> DIRECTIONS FOR THIS TASK
Report, as a single figure, how many lines in the records below include "bytes".

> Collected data
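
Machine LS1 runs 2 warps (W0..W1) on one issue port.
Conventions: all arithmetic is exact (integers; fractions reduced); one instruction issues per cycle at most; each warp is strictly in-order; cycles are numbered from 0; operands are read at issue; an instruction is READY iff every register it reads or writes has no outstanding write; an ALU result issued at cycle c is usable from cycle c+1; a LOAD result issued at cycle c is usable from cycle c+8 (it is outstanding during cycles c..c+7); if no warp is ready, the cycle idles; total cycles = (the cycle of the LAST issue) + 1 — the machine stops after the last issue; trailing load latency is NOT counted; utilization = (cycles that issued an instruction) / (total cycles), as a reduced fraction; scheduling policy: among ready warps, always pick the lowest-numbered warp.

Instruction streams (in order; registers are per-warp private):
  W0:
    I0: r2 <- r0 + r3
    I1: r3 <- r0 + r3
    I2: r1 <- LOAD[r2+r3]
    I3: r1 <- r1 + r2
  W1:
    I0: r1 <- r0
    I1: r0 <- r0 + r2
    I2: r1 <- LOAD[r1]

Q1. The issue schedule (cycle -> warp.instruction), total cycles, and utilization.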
==
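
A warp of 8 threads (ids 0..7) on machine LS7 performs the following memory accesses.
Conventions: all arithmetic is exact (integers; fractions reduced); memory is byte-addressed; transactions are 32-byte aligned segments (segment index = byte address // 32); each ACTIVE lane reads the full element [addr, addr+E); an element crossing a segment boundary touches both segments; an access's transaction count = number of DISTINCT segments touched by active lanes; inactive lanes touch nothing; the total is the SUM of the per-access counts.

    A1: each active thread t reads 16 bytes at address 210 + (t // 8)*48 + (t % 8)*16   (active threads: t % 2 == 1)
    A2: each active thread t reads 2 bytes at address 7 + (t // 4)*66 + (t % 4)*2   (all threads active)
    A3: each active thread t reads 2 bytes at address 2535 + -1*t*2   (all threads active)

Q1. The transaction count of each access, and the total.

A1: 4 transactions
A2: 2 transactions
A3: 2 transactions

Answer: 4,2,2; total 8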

> EXERCISE RESPONSE
3